__What is being asked__.
The required output is the exact run of lines below that opens at the line with "A compound jump process evolves" and closes at the line with "4 5 0 0 8 0 0 4 3 7 2 3 1 8".

__Dataset excerpts__.
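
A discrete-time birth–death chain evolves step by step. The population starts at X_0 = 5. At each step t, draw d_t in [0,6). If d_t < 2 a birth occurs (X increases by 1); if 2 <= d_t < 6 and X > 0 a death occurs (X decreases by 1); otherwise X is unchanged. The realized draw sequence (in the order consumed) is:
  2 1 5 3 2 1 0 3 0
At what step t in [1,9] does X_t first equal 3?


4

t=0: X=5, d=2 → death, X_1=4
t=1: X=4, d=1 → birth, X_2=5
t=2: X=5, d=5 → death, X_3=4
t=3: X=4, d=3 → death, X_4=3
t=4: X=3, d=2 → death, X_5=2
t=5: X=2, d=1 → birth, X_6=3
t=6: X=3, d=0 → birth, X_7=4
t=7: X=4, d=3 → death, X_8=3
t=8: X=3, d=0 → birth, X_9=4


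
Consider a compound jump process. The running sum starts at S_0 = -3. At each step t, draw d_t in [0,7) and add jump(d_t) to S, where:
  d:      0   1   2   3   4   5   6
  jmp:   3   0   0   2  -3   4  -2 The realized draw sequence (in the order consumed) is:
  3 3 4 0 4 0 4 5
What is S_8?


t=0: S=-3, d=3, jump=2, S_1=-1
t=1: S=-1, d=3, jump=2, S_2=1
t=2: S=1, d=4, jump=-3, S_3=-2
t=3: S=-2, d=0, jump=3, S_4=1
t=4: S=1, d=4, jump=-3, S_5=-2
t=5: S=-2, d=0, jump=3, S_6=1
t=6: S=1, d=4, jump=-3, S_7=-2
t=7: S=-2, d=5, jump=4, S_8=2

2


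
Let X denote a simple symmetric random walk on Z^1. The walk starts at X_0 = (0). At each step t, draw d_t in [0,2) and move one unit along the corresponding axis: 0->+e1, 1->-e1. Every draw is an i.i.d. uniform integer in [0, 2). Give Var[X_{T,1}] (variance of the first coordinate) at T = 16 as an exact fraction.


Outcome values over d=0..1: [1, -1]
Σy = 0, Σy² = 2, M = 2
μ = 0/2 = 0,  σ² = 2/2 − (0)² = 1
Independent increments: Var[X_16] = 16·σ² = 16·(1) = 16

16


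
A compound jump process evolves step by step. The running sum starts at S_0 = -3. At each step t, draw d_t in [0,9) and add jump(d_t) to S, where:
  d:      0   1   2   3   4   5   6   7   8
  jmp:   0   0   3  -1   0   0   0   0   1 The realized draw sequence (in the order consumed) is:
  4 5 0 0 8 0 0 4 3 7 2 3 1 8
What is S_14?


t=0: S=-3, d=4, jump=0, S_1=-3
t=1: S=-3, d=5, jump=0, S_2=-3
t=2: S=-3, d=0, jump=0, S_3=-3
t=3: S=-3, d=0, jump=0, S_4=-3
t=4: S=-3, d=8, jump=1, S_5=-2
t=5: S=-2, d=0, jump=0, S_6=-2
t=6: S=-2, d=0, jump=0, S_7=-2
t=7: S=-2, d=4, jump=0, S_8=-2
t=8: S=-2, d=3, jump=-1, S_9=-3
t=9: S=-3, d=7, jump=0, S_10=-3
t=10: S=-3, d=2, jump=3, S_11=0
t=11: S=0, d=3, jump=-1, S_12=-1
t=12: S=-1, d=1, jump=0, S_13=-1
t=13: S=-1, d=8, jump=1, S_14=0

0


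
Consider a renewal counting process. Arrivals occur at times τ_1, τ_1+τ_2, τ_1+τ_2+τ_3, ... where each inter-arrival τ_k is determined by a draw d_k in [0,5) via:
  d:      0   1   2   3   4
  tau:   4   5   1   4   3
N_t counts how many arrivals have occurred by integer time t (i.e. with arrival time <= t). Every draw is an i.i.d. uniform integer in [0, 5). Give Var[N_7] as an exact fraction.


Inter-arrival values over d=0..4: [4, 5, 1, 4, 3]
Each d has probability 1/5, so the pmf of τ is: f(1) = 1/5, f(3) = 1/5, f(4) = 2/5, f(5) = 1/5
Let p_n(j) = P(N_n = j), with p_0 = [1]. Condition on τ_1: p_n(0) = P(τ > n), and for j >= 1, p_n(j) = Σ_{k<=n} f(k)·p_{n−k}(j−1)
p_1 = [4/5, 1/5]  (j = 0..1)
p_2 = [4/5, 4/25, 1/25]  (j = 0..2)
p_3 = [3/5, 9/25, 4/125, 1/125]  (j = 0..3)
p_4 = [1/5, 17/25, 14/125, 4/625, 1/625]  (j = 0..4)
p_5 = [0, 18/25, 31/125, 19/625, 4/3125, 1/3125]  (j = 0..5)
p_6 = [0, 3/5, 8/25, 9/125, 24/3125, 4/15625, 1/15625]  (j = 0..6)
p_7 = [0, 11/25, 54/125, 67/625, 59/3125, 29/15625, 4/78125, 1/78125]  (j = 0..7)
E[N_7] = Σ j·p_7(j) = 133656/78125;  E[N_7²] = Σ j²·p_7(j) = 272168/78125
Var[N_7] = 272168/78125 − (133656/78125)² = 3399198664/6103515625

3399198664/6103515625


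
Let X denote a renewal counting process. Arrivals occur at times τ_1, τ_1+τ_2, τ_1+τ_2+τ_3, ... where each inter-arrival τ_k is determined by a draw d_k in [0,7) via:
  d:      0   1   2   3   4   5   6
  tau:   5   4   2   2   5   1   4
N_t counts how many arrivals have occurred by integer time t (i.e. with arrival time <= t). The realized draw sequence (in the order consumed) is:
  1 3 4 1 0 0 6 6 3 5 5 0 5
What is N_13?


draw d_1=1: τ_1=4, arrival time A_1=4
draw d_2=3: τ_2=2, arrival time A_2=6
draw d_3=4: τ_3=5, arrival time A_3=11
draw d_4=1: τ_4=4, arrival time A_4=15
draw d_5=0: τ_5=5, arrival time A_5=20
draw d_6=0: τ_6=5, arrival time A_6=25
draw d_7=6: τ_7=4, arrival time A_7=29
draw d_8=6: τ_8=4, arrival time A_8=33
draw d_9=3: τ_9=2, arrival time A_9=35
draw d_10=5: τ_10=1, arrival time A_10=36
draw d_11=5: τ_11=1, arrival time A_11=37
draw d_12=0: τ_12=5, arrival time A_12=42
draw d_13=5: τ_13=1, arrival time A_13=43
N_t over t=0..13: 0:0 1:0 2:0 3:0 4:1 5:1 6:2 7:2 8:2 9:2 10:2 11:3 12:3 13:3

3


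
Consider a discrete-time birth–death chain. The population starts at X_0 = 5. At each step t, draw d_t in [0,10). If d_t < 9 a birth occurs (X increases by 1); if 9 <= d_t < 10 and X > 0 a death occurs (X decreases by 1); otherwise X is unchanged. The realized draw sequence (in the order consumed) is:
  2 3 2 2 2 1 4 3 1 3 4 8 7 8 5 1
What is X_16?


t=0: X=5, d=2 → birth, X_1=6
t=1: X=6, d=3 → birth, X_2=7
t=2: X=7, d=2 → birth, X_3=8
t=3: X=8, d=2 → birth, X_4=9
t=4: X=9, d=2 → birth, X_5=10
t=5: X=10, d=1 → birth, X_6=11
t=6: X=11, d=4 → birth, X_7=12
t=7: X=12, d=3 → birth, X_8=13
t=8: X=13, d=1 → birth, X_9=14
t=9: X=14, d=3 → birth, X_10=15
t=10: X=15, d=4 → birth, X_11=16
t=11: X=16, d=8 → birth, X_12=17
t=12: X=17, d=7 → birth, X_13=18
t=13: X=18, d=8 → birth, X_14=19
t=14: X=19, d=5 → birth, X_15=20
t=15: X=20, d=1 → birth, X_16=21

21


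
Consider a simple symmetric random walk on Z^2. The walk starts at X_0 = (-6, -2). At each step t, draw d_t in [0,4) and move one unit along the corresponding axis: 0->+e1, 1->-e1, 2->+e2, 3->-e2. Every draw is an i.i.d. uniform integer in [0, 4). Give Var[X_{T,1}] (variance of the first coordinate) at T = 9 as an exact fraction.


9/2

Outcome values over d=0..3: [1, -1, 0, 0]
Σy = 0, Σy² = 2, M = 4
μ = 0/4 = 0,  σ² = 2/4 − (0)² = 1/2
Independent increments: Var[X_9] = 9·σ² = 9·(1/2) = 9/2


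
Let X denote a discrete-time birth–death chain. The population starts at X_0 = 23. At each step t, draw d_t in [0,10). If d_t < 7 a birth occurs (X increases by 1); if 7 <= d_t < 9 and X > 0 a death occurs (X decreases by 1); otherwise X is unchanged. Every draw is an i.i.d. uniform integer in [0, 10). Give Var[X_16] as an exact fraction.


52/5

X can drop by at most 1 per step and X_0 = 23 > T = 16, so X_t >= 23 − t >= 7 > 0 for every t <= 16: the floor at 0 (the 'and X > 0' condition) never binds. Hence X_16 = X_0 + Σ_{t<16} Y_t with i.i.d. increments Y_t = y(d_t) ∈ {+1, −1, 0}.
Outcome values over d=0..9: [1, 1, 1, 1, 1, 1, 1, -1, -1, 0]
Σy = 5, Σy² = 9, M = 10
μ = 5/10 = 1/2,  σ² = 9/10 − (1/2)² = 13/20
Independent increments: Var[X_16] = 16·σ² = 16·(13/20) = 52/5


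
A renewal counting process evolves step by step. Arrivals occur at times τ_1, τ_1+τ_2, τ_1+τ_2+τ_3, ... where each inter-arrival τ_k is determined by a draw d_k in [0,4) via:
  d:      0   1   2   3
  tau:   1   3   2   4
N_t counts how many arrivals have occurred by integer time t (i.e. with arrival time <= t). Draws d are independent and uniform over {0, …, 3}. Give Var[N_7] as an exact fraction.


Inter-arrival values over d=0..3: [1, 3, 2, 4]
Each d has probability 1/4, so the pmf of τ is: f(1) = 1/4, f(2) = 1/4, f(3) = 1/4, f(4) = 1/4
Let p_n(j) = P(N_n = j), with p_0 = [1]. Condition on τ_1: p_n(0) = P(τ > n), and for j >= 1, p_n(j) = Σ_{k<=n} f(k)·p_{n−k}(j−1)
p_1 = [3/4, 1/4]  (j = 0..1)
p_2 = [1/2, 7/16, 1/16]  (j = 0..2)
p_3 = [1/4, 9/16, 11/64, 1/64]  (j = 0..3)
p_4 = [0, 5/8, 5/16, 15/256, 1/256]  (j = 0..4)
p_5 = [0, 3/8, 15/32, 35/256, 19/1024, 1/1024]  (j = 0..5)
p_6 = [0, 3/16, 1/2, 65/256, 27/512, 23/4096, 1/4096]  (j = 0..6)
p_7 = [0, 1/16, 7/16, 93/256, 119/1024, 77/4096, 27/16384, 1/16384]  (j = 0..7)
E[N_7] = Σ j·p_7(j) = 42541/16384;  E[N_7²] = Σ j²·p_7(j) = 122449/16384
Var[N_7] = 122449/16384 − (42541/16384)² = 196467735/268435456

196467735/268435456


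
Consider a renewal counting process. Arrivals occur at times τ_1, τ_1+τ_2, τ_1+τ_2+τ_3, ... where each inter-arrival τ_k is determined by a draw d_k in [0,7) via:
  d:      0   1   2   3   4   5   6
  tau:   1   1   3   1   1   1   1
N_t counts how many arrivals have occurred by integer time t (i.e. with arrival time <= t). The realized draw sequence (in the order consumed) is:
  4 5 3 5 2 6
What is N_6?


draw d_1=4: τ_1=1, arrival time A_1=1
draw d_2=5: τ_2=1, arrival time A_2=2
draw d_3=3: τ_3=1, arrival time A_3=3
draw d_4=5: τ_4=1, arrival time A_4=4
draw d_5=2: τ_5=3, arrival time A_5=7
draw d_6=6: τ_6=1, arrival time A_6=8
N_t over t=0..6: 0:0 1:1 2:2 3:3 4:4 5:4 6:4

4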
--
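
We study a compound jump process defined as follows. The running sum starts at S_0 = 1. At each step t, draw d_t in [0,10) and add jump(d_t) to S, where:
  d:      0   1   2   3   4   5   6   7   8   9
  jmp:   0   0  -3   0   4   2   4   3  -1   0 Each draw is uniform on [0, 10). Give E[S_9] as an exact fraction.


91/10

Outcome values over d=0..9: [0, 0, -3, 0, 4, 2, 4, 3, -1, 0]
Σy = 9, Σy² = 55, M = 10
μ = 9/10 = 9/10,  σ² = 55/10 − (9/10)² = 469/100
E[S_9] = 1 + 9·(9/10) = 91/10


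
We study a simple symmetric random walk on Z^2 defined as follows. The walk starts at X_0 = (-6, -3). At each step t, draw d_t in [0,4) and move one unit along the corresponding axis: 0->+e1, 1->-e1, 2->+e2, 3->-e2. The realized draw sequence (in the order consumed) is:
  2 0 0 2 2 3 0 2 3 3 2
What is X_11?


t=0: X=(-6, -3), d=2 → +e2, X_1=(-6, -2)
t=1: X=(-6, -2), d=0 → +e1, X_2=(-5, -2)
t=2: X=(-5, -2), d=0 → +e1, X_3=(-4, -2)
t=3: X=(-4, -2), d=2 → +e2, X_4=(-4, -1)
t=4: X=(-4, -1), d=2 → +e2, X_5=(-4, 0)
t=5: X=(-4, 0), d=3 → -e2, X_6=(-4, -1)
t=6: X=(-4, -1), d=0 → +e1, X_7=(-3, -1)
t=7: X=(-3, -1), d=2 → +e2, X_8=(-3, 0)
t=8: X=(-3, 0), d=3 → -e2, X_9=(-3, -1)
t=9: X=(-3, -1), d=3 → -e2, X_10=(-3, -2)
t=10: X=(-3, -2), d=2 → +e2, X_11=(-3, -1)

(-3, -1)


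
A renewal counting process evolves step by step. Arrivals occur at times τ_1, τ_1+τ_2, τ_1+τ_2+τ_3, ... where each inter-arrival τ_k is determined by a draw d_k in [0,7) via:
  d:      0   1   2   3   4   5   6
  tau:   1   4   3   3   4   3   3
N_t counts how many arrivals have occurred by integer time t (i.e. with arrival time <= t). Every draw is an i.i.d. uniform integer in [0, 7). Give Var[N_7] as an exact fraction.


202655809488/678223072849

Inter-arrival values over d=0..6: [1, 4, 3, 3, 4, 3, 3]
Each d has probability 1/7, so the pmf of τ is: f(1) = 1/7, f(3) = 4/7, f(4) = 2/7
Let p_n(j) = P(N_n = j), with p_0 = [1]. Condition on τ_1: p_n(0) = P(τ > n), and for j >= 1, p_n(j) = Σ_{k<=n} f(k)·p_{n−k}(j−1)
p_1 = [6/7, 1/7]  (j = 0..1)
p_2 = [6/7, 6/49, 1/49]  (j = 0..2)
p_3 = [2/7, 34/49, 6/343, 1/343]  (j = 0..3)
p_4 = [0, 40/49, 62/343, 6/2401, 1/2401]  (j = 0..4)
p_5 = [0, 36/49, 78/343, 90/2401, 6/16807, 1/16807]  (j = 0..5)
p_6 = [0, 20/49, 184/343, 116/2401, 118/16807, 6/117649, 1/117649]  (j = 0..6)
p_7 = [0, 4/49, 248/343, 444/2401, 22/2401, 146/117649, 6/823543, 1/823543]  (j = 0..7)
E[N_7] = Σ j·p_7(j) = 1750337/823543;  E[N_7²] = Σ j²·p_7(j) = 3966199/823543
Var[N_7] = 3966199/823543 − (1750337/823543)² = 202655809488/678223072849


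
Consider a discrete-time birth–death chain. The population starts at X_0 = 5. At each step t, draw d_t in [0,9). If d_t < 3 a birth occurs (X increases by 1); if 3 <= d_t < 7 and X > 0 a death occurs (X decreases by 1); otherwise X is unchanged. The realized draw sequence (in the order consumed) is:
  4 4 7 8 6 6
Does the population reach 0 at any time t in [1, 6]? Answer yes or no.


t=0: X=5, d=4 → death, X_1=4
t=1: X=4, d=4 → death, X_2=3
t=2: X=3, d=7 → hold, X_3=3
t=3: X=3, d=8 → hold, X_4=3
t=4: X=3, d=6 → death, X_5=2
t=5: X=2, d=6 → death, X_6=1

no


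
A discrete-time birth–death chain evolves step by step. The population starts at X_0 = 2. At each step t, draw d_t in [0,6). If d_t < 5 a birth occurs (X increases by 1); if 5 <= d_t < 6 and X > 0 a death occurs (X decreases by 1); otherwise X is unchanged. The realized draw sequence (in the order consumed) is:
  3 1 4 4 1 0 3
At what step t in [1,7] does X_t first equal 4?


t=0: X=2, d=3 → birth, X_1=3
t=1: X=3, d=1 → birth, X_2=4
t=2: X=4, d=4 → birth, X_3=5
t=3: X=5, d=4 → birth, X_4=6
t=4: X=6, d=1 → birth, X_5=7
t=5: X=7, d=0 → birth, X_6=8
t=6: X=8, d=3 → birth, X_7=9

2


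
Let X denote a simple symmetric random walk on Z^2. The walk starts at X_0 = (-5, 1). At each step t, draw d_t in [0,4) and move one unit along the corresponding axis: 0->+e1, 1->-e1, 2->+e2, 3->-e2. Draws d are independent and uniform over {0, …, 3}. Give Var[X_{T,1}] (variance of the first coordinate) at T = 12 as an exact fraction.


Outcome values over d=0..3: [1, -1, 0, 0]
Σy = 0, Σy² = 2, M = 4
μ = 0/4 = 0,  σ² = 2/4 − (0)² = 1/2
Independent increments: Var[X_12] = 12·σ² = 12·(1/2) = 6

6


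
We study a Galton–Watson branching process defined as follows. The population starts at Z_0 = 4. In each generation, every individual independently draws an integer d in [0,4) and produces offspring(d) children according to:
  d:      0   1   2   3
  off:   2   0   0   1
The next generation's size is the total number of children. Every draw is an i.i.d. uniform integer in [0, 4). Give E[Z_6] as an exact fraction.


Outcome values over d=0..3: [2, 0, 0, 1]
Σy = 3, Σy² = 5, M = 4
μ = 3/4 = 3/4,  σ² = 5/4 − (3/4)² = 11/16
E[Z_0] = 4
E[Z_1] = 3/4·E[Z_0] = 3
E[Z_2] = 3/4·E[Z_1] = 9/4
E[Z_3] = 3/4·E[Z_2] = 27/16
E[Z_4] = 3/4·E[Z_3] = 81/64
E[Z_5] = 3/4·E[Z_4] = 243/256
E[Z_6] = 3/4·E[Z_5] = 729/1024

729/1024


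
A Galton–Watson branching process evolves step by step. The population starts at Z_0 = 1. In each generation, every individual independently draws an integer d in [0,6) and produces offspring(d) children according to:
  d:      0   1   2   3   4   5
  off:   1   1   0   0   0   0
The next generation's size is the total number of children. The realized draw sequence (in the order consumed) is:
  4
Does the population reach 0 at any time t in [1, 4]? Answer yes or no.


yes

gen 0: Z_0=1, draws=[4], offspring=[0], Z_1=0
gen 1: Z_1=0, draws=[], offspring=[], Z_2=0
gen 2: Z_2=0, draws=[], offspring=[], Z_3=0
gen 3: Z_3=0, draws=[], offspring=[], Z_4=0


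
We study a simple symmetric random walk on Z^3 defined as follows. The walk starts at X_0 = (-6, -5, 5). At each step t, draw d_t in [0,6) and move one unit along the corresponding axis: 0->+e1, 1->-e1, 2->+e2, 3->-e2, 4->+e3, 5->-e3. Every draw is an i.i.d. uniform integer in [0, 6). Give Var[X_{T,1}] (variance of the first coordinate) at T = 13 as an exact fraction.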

__Final answer__.
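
A compound jump process evolves step by step. The running sum starts at S_0 = -3. At each step t, draw d_t in [0,9) and add jump(d_t) to S, where:
  d:      0   1   2   3   4   5   6   7   8
  jmp:   0   0   3  -1   0   0   0   0   1 The realized draw sequence (in the order consumed) is:
  4 5 0 0 8 0 0 4 3 7 2 3 1 8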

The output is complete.